▶ **What to do**
Reproduce the entries in full, with no changes.

▶ **Information supplied**
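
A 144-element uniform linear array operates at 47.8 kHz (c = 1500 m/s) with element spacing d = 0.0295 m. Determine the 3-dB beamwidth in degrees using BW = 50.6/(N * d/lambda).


Step 1: lambda = 1500/47800 = 0.03138 m
Step 2: d/lambda = 0.0295/0.03138 = 0.9401
Step 3: BW = 50.6/(N * d/lambda) = 50.6/(144 * 0.9401) = 0.37

0.37 deg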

▶ **The completed task**
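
A 144-element uniform linear array operates at 47.8 kHz (c = 1500 m/s) with element spacing d = 0.0295 m. Determine the 3-dB beamwidth in degrees using BW = 50.6/(N * d/lambda).


Step 1: lambda = 1500/47800 = 0.03138 m
Step 2: d/lambda = 0.0295/0.03138 = 0.9401
Step 3: BW = 50.6/(N * d/lambda) = 50.6/(144 * 0.9401) = 0.37

0.37 deg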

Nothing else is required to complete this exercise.